--- START ---
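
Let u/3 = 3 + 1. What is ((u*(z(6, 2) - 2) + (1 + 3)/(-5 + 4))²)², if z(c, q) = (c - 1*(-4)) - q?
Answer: 21381376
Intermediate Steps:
z(c, q) = 4 + c - q (z(c, q) = (c + 4) - q = (4 + c) - q = 4 + c - q)
u = 12 (u = 3*(3 + 1) = 3*4 = 12)
((u*(z(6, 2) - 2) + (1 + 3)/(-5 + 4))²)² = ((12*((4 + 6 - 1*2) - 2) + (1 + 3)/(-5 + 4))²)² = ((12*((4 + 6 - 2) - 2) + 4/(-1))²)² = ((12*(8 - 2) + 4*(-1))²)² = ((12*6 - 4)²)² = ((72 - 4)²)² = (68²)² = 4624² = 21381376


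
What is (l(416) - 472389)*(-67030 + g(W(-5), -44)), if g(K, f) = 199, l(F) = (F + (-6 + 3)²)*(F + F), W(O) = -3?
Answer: 7938787659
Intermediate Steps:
l(F) = 2*F*(9 + F) (l(F) = (F + (-3)²)*(2*F) = (F + 9)*(2*F) = (9 + F)*(2*F) = 2*F*(9 + F))
(l(416) - 472389)*(-67030 + g(W(-5), -44)) = (2*416*(9 + 416) - 472389)*(-67030 + 199) = (2*416*425 - 472389)*(-66831) = (353600 - 472389)*(-66831) = -118789*(-66831) = 7938787659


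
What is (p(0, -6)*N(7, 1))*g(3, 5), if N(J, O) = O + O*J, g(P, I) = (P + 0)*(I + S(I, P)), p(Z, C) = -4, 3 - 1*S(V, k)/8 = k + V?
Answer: 3360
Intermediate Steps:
S(V, k) = 24 - 8*V - 8*k (S(V, k) = 24 - 8*(k + V) = 24 - 8*(V + k) = 24 + (-8*V - 8*k) = 24 - 8*V - 8*k)
g(P, I) = P*(24 - 8*P - 7*I) (g(P, I) = (P + 0)*(I + (24 - 8*I - 8*P)) = P*(24 - 8*P - 7*I))
N(J, O) = O + J*O
(p(0, -6)*N(7, 1))*g(3, 5) = (-4*(1 + 7))*(3*(24 - 8*3 - 7*5)) = (-4*8)*(3*(24 - 24 - 35)) = (-4*8)*(3*(-35)) = -32*(-105) = 3360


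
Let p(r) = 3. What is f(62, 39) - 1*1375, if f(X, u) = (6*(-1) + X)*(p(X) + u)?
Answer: 977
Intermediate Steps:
f(X, u) = (-6 + X)*(3 + u) (f(X, u) = (6*(-1) + X)*(3 + u) = (-6 + X)*(3 + u))
f(62, 39) - 1*1375 = (-18 - 6*39 + 3*62 + 62*39) - 1*1375 = (-18 - 234 + 186 + 2418) - 1375 = 2352 - 1375 = 977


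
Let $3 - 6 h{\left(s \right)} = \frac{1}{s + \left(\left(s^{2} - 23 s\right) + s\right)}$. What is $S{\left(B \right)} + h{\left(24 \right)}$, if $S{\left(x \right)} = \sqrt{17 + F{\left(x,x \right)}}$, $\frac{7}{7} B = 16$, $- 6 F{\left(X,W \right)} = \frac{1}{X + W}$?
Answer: $\frac{215}{432} + \frac{\sqrt{9789}}{24} \approx 4.6202$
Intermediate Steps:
$F{\left(X,W \right)} = - \frac{1}{6 \left(W + X\right)}$ ($F{\left(X,W \right)} = - \frac{1}{6 \left(X + W\right)} = - \frac{1}{6 \left(W + X\right)}$)
$B = 16$
$h{\left(s \right)} = \frac{1}{2} - \frac{1}{6 \left(s^{2} - 21 s\right)}$ ($h{\left(s \right)} = \frac{1}{2} - \frac{1}{6 \left(s + \left(\left(s^{2} - 23 s\right) + s\right)\right)} = \frac{1}{2} - \frac{1}{6 \left(s + \left(s^{2} - 22 s\right)\right)} = \frac{1}{2} - \frac{1}{6 \left(s^{2} - 21 s\right)}$)
$S{\left(x \right)} = \sqrt{17 - \frac{1}{12 x}}$ ($S{\left(x \right)} = \sqrt{17 - \frac{1}{6 x + 6 x}} = \sqrt{17 - \frac{1}{12 x}}$)
$S{\left(B \right)} + h{\left(24 \right)} = \frac{\sqrt{612 - \frac{3}{16}}}{6} + \frac{-1 - 1512 + 3 \cdot 24^{2}}{6 \cdot 24 \left(-21 + 24\right)} = \frac{\sqrt{612 - \frac{3}{16}}}{6} + \frac{1}{6} \cdot \frac{1}{24} \cdot \frac{1}{3} \left(-1 - 1512 + 3 \cdot 576\right) = \frac{\sqrt{612 - \frac{3}{16}}}{6} + \frac{1}{6} \cdot \frac{1}{24} \cdot \frac{1}{3} \left(-1 - 1512 + 1728\right) = \frac{\sqrt{\frac{9789}{16}}}{6} + \frac{1}{6} \cdot \frac{1}{24} \cdot \frac{1}{3} \cdot 215 = \frac{\frac{1}{4} \sqrt{9789}}{6} + \frac{215}{432} = \frac{\sqrt{9789}}{24} + \frac{215}{432} = \frac{215}{432} + \frac{\sqrt{9789}}{24}$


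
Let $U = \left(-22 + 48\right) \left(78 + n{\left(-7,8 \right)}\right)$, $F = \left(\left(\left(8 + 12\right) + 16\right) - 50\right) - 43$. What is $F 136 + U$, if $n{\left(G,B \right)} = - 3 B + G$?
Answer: $-6530$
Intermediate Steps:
$n{\left(G,B \right)} = G - 3 B$
$F = -57$ ($F = \left(\left(20 + 16\right) - 50\right) - 43 = \left(36 - 50\right) - 43 = -14 - 43 = -57$)
$U = 1222$ ($U = \left(-22 + 48\right) \left(78 - 31\right) = 26 \left(78 - 31\right) = 26 \cdot 47 = 1222$)
$F 136 + U = \left(-57\right) 136 + 1222 = -7752 + 1222 = -6530$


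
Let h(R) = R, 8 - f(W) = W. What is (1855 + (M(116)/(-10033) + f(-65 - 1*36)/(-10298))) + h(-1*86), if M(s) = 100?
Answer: 182770662949/103319834 ≈ 1769.0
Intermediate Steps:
f(W) = 8 - W
(1855 + (M(116)/(-10033) + f(-65 - 1*36)/(-10298))) + h(-1*86) = (1855 + (100/(-10033) + (8 - (-65 - 1*36))/(-10298))) - 1*86 = (1855 + (100*(-1/10033) + (8 - (-65 - 36))*(-1/10298))) - 86 = (1855 + (-100/10033 + (8 - 1*(-101))*(-1/10298))) - 86 = (1855 + (-100/10033 + (8 + 101)*(-1/10298))) - 86 = (1855 + (-100/10033 + 109*(-1/10298))) - 86 = (1855 + (-100/10033 - 109/10298)) - 86 = (1855 - 2123397/103319834) - 86 = 191656168673/103319834 - 86 = 182770662949/103319834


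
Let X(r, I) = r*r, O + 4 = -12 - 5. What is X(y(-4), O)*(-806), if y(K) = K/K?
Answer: -806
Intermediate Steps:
O = -21 (O = -4 + (-12 - 5) = -4 - 17 = -21)
y(K) = 1
X(r, I) = r²
X(y(-4), O)*(-806) = 1²*(-806) = 1*(-806) = -806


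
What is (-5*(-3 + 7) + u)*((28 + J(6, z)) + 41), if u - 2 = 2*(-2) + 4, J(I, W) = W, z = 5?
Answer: -1332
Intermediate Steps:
u = 2 (u = 2 + (2*(-2) + 4) = 2 + (-4 + 4) = 2 + 0 = 2)
(-5*(-3 + 7) + u)*((28 + J(6, z)) + 41) = (-5*(-3 + 7) + 2)*((28 + 5) + 41) = (-5*4 + 2)*(33 + 41) = (-20 + 2)*74 = -18*74 = -1332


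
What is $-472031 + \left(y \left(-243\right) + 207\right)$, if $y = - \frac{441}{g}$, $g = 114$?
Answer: $- \frac{17893591}{38} \approx -4.7088 \cdot 10^{5}$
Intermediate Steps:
$y = - \frac{147}{38}$ ($y = - \frac{441}{114} = \left(-441\right) \frac{1}{114} = - \frac{147}{38} \approx -3.8684$)
$-472031 + \left(y \left(-243\right) + 207\right) = -472031 + \left(\left(- \frac{147}{38}\right) \left(-243\right) + 207\right) = -472031 + \left(\frac{35721}{38} + 207\right) = -472031 + \frac{43587}{38} = - \frac{17893591}{38}$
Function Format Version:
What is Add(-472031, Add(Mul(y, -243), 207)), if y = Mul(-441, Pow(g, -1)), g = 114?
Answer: Rational(-17893591, 38) ≈ -4.7088e+5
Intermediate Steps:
y = Rational(-147, 38) (y = Mul(-441, Pow(114, -1)) = Mul(-441, Rational(1, 114)) = Rational(-147, 38) ≈ -3.8684)
Add(-472031, Add(Mul(y, -243), 207)) = Add(-472031, Add(Mul(Rational(-147, 38), -243), 207)) = Add(-472031, Add(Rational(35721, 38), 207)) = Add(-472031, Rational(43587, 38)) = Rational(-17893591, 38)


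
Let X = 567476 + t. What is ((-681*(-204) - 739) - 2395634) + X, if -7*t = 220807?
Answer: -12050618/7 ≈ -1.7215e+6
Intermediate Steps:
t = -220807/7 (t = -1/7*220807 = -220807/7 ≈ -31544.)
X = 3751525/7 (X = 567476 - 220807/7 = 3751525/7 ≈ 5.3593e+5)
((-681*(-204) - 739) - 2395634) + X = ((-681*(-204) - 739) - 2395634) + 3751525/7 = ((138924 - 739) - 2395634) + 3751525/7 = (138185 - 2395634) + 3751525/7 = -2257449 + 3751525/7 = -12050618/7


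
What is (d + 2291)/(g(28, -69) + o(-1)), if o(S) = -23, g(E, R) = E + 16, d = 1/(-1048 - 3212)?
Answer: 1394237/12780 ≈ 109.10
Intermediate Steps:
d = -1/4260 (d = 1/(-4260) = -1/4260 ≈ -0.00023474)
g(E, R) = 16 + E
(d + 2291)/(g(28, -69) + o(-1)) = (-1/4260 + 2291)/((16 + 28) - 23) = 9759659/(4260*(44 - 23)) = (9759659/4260)/21 = (9759659/4260)*(1/21) = 1394237/12780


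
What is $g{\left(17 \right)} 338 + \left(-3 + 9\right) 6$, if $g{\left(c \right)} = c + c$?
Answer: $11528$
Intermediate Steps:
$g{\left(c \right)} = 2 c$
$g{\left(17 \right)} 338 + \left(-3 + 9\right) 6 = 2 \cdot 17 \cdot 338 + \left(-3 + 9\right) 6 = 34 \cdot 338 + 6 \cdot 6 = 11492 + 36 = 11528$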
--- END ---
## Aim of the exercise
Return the line where "Answer: -12050618/7 ≈ -1.7215e+6" appears, then every line after it to the end of the listing, all exactly as written.

## Task result
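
Answer: -12050618/7 ≈ -1.7215e+6
Intermediate Steps:
t = -220807/7 (t = -1/7*220807 = -220807/7 ≈ -31544.)
X = 3751525/7 (X = 567476 - 220807/7 = 3751525/7 ≈ 5.3593e+5)
((-681*(-204) - 739) - 2395634) + X = ((-681*(-204) - 739) - 2395634) + 3751525/7 = ((138924 - 739) - 2395634) + 3751525/7 = (138185 - 2395634) + 3751525/7 = -2257449 + 3751525/7 = -12050618/7


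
What is (d + 2291)/(g(28, -69) + o(-1)), if o(S) = -23, g(E, R) = E + 16, d = 1/(-1048 - 3212)?
Answer: 1394237/12780 ≈ 109.10
Intermediate Steps:
d = -1/4260 (d = 1/(-4260) = -1/4260 ≈ -0.00023474)
g(E, R) = 16 + E
(d + 2291)/(g(28, -69) + o(-1)) = (-1/4260 + 2291)/((16 + 28) - 23) = 9759659/(4260*(44 - 23)) = (9759659/4260)/21 = (9759659/4260)*(1/21) = 1394237/12780


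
What is $g{\left(17 \right)} 338 + \left(-3 + 9\right) 6$, if $g{\left(c \right)} = c + c$?
Answer: $11528$
Intermediate Steps:
$g{\left(c \right)} = 2 c$
$g{\left(17 \right)} 338 + \left(-3 + 9\right) 6 = 2 \cdot 17 \cdot 338 + \left(-3 + 9\right) 6 = 34 \cdot 338 + 6 \cdot 6 = 11492 + 36 = 11528$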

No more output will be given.